Material provided:
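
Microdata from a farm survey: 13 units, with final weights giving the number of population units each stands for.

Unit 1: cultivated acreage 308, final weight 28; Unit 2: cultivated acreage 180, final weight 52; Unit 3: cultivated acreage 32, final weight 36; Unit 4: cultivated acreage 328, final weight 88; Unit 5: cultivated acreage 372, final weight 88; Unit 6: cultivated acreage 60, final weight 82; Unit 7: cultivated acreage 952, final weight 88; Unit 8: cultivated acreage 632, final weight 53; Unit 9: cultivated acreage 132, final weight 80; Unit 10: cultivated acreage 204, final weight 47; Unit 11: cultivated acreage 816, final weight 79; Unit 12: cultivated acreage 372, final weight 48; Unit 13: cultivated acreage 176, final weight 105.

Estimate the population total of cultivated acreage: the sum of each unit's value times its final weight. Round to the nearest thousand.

Weighted total = 323876

324000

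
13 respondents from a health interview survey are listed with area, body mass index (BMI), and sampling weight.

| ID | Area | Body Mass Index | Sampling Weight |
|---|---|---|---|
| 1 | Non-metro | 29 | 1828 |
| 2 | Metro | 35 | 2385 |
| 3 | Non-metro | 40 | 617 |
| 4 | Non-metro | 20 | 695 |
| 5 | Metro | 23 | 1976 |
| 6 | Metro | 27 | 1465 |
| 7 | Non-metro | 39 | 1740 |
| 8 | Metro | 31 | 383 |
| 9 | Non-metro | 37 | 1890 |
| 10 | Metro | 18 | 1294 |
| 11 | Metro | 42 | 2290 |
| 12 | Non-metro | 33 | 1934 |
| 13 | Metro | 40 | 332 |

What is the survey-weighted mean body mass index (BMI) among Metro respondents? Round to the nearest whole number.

Metro rows: 2, 5, 6, 8, 10, 11, 13
Weighted sum = 35×2385 + 23×1976 + 27×1465 + 31×383 + 18×1294 + 42×2290 + 40×332
  = 83475 + 45448 + 39555 + 11873 + 23292 + 96180 + 13280 = 313103
Sum of weights = 2385 + 1976 + 1465 + 383 + 1294 + 2290 + 332 = 10125
Weighted mean = 313103 / 10125 = 30.923753

31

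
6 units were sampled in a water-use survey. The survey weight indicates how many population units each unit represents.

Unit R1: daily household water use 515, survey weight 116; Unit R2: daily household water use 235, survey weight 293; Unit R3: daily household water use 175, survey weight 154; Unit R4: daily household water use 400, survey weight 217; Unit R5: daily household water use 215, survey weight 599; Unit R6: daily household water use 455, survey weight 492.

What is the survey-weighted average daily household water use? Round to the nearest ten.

Weighted sum = 515×116 + 235×293 + 175×154 + 400×217 + 215×599 + 455×492
  = 59740 + 68855 + 26950 + 86800 + 128785 + 223860 = 594990
Sum of weights = 116 + 293 + 154 + 217 + 599 + 492 = 1871
Weighted mean = 594990 / 1871 = 318.00641

320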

What you will do: Set down each record verbatim.

Response area:
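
Microdata from a farm survey: 13 units, with final weights giving the number of population units each stands for.

Unit 1: cultivated acreage 308, final weight 28; Unit 2: cultivated acreage 180, final weight 52; Unit 3: cultivated acreage 32, final weight 36; Unit 4: cultivated acreage 328, final weight 88; Unit 5: cultivated acreage 372, final weight 88; Unit 6: cultivated acreage 60, final weight 82; Unit 7: cultivated acreage 952, final weight 88; Unit 8: cultivated acreage 632, final weight 53; Unit 9: cultivated acreage 132, final weight 80; Unit 10: cultivated acreage 204, final weight 47; Unit 11: cultivated acreage 816, final weight 79; Unit 12: cultivated acreage 372, final weight 48; Unit 13: cultivated acreage 176, final weight 105.

Estimate the population total of cultivated acreage: the sum of each unit's value times its final weight. Round to the nearest thousand.

Weighted total = 323876

324000

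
13 respondents from a health interview survey are listed with area, body mass index (BMI), and sampling weight.

| ID | Area | Body Mass Index | Sampling Weight |
|---|---|---|---|
| 1 | Non-metro | 29 | 1828 |
| 2 | Metro | 35 | 2385 |
| 3 | Non-metro | 40 | 617 |
| 4 | Non-metro | 20 | 695 |
| 5 | Metro | 23 | 1976 |
| 6 | Metro | 27 | 1465 |
| 7 | Non-metro | 39 | 1740 |
| 8 | Metro | 31 | 383 |
| 9 | Non-metro | 37 | 1890 |
| 10 | Metro | 18 | 1294 |
| 11 | Metro | 42 | 2290 |
| 12 | Non-metro | 33 | 1934 |
| 13 | Metro | 40 | 332 |

What is the survey-weighted mean body mass index (BMI) among Metro respondents? Round to the nearest whole number.

Metro rows: 2, 5, 6, 8, 10, 11, 13
Weighted sum = 35×2385 + 23×1976 + 27×1465 + 31×383 + 18×1294 + 42×2290 + 40×332
  = 83475 + 45448 + 39555 + 11873 + 23292 + 96180 + 13280 = 313103
Sum of weights = 2385 + 1976 + 1465 + 383 + 1294 + 2290 + 332 = 10125
Weighted mean = 313103 / 10125 = 30.923753

31

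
6 units were sampled in a water-use survey. The survey weight indicates how many population units each unit represents.

Unit R1: daily household water use 515, survey weight 116; Unit R2: daily household water use 235, survey weight 293; Unit R3: daily household water use 175, survey weight 154; Unit R4: daily household water use 400, survey weight 217; Unit R5: daily household water use 215, survey weight 599; Unit R6: daily household water use 455, survey weight 492.

What is the survey-weighted average daily household water use? Round to the nearest ten.

Weighted sum = 515×116 + 235×293 + 175×154 + 400×217 + 215×599 + 455×492
  = 59740 + 68855 + 26950 + 86800 + 128785 + 223860 = 594990
Sum of weights = 116 + 293 + 154 + 217 + 599 + 492 = 1871
Weighted mean = 594990 / 1871 = 318.00641

320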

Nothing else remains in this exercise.